* DIRECTIONS:
Once you reach the line containing "A press photographer at a stadium is using a 558.4", write out that line and every remaining line of the records exactly.

* SUPPLIED RECORDS:
..............................
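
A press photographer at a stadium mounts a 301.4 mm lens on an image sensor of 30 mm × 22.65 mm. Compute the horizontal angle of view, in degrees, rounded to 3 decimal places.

5.698°

Angle of view α = 2·arctan(w/2f) with w = 30 mm and f = 301.4 mm.
w/2f = 0.04977; arctan(0.04977) ≈ 2.8491°, so α ≈ 5.6983°.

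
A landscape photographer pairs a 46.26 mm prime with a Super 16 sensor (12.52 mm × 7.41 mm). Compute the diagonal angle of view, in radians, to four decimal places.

Sensor diagonal = √(12.52² + 7.41²) = √211.6585 ≈ 14.5485 mm.
Angle of view α = 2·arctan(d/2f) with d = 14.5485 mm and f = 46.26 mm.
d/2f = 0.15725; arctan(0.15725) ≈ 0.1560 rad, so α ≈ 0.3119 rad.

0.3119 rad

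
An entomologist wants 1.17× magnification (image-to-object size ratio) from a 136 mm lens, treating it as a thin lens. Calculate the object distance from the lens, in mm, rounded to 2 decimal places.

With m = dᵢ/dₒ and 1/f = 1/dₒ + 1/dᵢ, substituting dᵢ = m·dₒ gives 1/f = (1 + 1/m)/dₒ, hence dₒ = f·(1 + 1/m).
dₒ = 136 × (1 + 1/1.17) = 136 × 1.85470 ≈ 252.239 mm.

252.24 mm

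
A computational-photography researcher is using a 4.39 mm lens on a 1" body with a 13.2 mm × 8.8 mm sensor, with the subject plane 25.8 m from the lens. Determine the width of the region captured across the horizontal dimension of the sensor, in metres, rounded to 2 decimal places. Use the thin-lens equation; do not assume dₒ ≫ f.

dₒ: 25.8 m = 25800 mm.
Similar triangles through the lens centre give W/dₒ = w/dᵢ; with 1/f = 1/dₒ + 1/dᵢ this gives W = w·(dₒ − f)/f.
W = 13.2 mm × (25800 − 4.39) / 4.39 = 13.2 × 5875.9932 ≈ 77563.110 mm = 77.5631 m.

77.56 m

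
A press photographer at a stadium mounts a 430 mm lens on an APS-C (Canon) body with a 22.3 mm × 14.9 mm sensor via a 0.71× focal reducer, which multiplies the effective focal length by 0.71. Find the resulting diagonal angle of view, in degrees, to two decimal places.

5.03°

Effective focal length f = 430 × 0.71 = 305.3 mm.
Sensor diagonal = √(22.3² + 14.9²) = √719.3000 ≈ 26.8198 mm.
α = 2·arctan(26.820 / (2 × 305.3)) = 2·arctan(0.04392) ≈ 5.0300°.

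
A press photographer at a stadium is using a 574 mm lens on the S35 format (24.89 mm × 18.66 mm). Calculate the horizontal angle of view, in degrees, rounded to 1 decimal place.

2.5°

Angle of view α = 2·arctan(w/2f) with w = 24.89 mm and f = 574 mm.
w/2f = 0.02168; arctan(0.02168) ≈ 1.2420°, so α ≈ 2.4841°.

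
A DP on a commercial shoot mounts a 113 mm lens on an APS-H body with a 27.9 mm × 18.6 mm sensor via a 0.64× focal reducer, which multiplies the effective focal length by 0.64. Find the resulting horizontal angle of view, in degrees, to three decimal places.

Effective focal length f = 113 × 0.64 = 72.32 mm.
α = 2·arctan(27.9 / (2 × 72.32)) = 2·arctan(0.19289) ≈ 21.8357°.

21.836°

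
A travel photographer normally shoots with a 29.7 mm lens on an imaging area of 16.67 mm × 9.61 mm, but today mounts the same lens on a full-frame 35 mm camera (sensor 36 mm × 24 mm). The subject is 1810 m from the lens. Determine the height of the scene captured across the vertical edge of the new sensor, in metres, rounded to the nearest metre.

1463 m

The focal length stays 29.7 mm; the relevant sensor dimension is now h = 24 mm. Object distance dₒ = 1810 m = 1.81e+06 mm.
Thin-lens field height W = h·(dₒ − f)/f = 24 × (1.81e+06 − 29.7)/29.7 ≈ 1462602.263 mm = 1462.6 m.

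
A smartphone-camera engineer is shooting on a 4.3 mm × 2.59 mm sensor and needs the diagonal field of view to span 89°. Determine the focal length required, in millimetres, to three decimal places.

2.554 mm

Sensor diagonal = √(4.3² + 2.59²) = √25.1981 ≈ 5.0198 mm.
From α = 2·arctan(d/2f) we get f = d / (2·tan(α/2)).
With d = 5.0198 mm and α/2 = 44.5°, tan(α/2) ≈ 0.98270, so f ≈ 5.0198 / 1.96539 ≈ 2.5541 mm.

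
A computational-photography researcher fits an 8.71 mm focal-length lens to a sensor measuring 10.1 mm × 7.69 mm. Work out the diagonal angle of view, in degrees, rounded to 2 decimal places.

72.16°

Sensor diagonal = √(10.1² + 7.69²) = √161.1461 ≈ 12.6943 mm.
Angle of view α = 2·arctan(d/2f) with d = 12.6943 mm and f = 8.71 mm.
d/2f = 0.72872; arctan(0.72872) ≈ 36.0816°, so α ≈ 72.1633°.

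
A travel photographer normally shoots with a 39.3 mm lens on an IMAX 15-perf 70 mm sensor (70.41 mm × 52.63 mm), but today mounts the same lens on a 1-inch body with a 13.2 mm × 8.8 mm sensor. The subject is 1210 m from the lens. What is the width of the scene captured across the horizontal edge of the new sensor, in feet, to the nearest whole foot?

1333 ft

The focal length stays 39.3 mm; the relevant sensor dimension is now w = 13.2 mm. Object distance dₒ = 1210 m = 1.21e+06 mm.
Thin-lens field width W = w·(dₒ − f)/f = 13.2 × (1.21e+06 − 39.3)/39.3 ≈ 406399.014 mm = 406399.014/304.8 ft = 1333.33 ft.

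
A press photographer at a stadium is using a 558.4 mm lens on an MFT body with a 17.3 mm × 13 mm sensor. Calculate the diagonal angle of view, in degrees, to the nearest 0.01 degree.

Sensor diagonal = √(17.3² + 13²) = √468.2900 ≈ 21.6400 mm.
Angle of view α = 2·arctan(d/2f) with d = 21.6400 mm and f = 558.4 mm.
d/2f = 0.01938; arctan(0.01938) ≈ 1.1101°, so α ≈ 2.2201°.

2.22°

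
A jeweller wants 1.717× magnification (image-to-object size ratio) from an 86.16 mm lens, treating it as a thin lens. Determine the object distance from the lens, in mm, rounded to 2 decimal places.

136.34 mm

With m = dᵢ/dₒ and 1/f = 1/dₒ + 1/dᵢ, substituting dᵢ = m·dₒ gives 1/f = (1 + 1/m)/dₒ, hence dₒ = f·(1 + 1/m).
dₒ = 86.16 × (1 + 1/1.717) = 86.16 × 1.58241 ≈ 136.341 mm.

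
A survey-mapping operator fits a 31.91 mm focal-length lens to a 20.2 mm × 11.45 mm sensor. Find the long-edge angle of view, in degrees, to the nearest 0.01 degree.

35.13°

Angle of view α = 2·arctan(w/2f) with w = 20.2 mm and f = 31.91 mm.
w/2f = 0.31652; arctan(0.31652) ≈ 17.5634°, so α ≈ 35.1267°.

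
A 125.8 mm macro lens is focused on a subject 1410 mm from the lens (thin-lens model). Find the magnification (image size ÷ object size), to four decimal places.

0.0980×

Thin lens: 1/f = 1/dₒ + 1/dᵢ → 1/dᵢ = 1/125.8 − 1/1410 = 0.0072399 mm⁻¹, so dᵢ ≈ 138.1233 mm.
Magnification m = dᵢ/dₒ = 138.1233/1410 ≈ 0.09796.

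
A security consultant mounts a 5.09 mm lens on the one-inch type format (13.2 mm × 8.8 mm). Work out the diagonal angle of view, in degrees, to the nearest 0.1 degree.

Sensor diagonal = √(13.2² + 8.8²) = √251.6800 ≈ 15.8644 mm.
Angle of view α = 2·arctan(d/2f) with d = 15.8644 mm and f = 5.09 mm.
d/2f = 1.55839; arctan(1.55839) ≈ 57.3122°, so α ≈ 114.6245°.

114.6°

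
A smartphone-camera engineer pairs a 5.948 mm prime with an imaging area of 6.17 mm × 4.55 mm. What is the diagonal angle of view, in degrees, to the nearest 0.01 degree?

Sensor diagonal = √(6.17² + 4.55²) = √58.7714 ≈ 7.6663 mm.
Angle of view α = 2·arctan(d/2f) with d = 7.6663 mm and f = 5.948 mm.
d/2f = 0.64444; arctan(0.64444) ≈ 32.7993°, so α ≈ 65.5987°.

65.60°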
..............................
* REPLY:
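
A press photographer at a stadium is using a 558.4 mm lens on an MFT body with a 17.3 mm × 13 mm sensor. Calculate the diagonal angle of view, in degrees, to the nearest 0.01 degree.

Sensor diagonal = √(17.3² + 13²) = √468.2900 ≈ 21.6400 mm.
Angle of view α = 2·arctan(d/2f) with d = 21.6400 mm and f = 558.4 mm.
d/2f = 0.01938; arctan(0.01938) ≈ 1.1101°, so α ≈ 2.2201°.

2.22°

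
A jeweller wants 1.717× magnification (image-to-object size ratio) from an 86.16 mm lens, treating it as a thin lens. Determine the object distance from the lens, in mm, rounded to 2 decimal places.

136.34 mm

With m = dᵢ/dₒ and 1/f = 1/dₒ + 1/dᵢ, substituting dᵢ = m·dₒ gives 1/f = (1 + 1/m)/dₒ, hence dₒ = f·(1 + 1/m).
dₒ = 86.16 × (1 + 1/1.717) = 86.16 × 1.58241 ≈ 136.341 mm.

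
A survey-mapping operator fits a 31.91 mm focal-length lens to a 20.2 mm × 11.45 mm sensor. Find the long-edge angle of view, in degrees, to the nearest 0.01 degree.

35.13°

Angle of view α = 2·arctan(w/2f) with w = 20.2 mm and f = 31.91 mm.
w/2f = 0.31652; arctan(0.31652) ≈ 17.5634°, so α ≈ 35.1267°.

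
A 125.8 mm macro lens is focused on a subject 1410 mm from the lens (thin-lens model). Find the magnification (image size ÷ object size), to four decimal places.

0.0980×

Thin lens: 1/f = 1/dₒ + 1/dᵢ → 1/dᵢ = 1/125.8 − 1/1410 = 0.0072399 mm⁻¹, so dᵢ ≈ 138.1233 mm.
Magnification m = dᵢ/dₒ = 138.1233/1410 ≈ 0.09796.

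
A security consultant mounts a 5.09 mm lens on the one-inch type format (13.2 mm × 8.8 mm). Work out the diagonal angle of view, in degrees, to the nearest 0.1 degree.

Sensor diagonal = √(13.2² + 8.8²) = √251.6800 ≈ 15.8644 mm.
Angle of view α = 2·arctan(d/2f) with d = 15.8644 mm and f = 5.09 mm.
d/2f = 1.55839; arctan(1.55839) ≈ 57.3122°, so α ≈ 114.6245°.

114.6°

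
A smartphone-camera engineer pairs a 5.948 mm prime with an imaging area of 6.17 mm × 4.55 mm. What is the diagonal angle of view, in degrees, to the nearest 0.01 degree?

Sensor diagonal = √(6.17² + 4.55²) = √58.7714 ≈ 7.6663 mm.
Angle of view α = 2·arctan(d/2f) with d = 7.6663 mm and f = 5.948 mm.
d/2f = 0.64444; arctan(0.64444) ≈ 32.7993°, so α ≈ 65.5987°.

65.60°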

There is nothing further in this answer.